START INPUT MATERIAL

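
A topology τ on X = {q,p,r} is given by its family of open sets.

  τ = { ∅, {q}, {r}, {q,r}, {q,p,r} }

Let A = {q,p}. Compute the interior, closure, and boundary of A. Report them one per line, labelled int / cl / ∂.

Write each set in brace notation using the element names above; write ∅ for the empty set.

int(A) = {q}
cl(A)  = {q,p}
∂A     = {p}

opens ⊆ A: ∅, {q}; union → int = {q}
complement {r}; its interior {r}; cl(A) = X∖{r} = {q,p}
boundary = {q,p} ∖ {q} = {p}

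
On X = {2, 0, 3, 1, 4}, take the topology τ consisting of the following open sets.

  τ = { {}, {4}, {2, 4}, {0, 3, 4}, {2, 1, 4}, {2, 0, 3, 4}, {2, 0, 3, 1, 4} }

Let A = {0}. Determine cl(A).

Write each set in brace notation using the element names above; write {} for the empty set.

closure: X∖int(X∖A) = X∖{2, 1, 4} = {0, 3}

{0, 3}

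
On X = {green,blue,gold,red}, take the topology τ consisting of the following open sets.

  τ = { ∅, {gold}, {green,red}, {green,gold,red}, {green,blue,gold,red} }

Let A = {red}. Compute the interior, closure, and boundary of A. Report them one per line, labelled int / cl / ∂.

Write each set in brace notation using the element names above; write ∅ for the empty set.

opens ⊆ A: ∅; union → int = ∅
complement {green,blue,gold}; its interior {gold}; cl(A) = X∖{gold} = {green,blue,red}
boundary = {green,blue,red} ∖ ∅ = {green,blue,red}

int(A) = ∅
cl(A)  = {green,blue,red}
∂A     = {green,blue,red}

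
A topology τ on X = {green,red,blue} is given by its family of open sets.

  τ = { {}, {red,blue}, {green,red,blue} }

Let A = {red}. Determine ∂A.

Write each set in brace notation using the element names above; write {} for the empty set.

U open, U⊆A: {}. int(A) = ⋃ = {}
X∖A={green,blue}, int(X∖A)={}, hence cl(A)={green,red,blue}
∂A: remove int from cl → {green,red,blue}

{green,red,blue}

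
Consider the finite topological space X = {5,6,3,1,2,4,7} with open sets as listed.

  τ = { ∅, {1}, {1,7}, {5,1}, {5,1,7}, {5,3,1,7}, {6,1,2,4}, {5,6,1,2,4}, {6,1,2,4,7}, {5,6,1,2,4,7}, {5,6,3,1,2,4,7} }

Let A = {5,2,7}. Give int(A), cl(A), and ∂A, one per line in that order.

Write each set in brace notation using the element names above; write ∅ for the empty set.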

END INPUT MATERIAL

◆ **THE PROBLEM**
Please copy every line of the records above in which "sets" appears.

◆ **TASK ANSWER**
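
A topology τ on X = {q,p,r} is given by its family of open sets.
On X = {2, 0, 3, 1, 4}, take the topology τ consisting of the following open sets.
On X = {green,blue,gold,red}, take the topology τ consisting of the following open sets.
A topology τ on X = {green,red,blue} is given by its family of open sets.
Consider the finite topological space X = {5,6,3,1,2,4,7} with open sets as listed.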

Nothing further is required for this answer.